Saved data entries
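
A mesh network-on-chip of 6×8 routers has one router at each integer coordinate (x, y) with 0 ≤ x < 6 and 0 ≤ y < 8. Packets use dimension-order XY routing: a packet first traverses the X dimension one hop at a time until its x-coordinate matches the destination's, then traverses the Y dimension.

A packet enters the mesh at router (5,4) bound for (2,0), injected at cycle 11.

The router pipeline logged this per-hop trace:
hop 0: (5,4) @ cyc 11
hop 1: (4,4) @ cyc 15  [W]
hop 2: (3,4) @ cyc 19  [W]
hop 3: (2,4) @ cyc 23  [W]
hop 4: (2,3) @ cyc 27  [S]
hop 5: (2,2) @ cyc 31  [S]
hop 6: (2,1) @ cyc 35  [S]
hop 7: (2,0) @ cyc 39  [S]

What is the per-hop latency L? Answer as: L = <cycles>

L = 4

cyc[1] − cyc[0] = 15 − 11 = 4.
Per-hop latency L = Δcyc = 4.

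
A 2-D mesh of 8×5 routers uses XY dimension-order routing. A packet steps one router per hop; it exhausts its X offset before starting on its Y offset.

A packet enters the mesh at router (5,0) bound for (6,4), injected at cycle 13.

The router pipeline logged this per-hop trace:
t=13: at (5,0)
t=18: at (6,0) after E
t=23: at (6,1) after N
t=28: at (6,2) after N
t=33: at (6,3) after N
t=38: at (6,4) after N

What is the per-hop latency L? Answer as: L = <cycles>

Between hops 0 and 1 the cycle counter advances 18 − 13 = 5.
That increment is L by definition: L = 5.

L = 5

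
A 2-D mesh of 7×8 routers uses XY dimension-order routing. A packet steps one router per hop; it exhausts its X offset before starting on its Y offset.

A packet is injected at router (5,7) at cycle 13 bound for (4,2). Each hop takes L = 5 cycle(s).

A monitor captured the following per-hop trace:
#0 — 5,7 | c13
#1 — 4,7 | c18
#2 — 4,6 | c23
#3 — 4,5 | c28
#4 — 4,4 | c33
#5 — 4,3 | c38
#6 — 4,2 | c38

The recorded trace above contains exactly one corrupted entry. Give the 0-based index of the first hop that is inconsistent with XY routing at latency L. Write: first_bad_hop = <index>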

### [WHAT YOU HAVE TO DO]
Copy every line in the entries above that has the string "injected" in it.

### [SOLUTION]
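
A packet enters the mesh at router (5,4) bound for (2,0), injected at cycle 11.
A packet enters the mesh at router (5,0) bound for (6,4), injected at cycle 13.
A packet is injected at router (5,7) at cycle 13 bound for (4,2). Each hop takes L = 5 cycle(s).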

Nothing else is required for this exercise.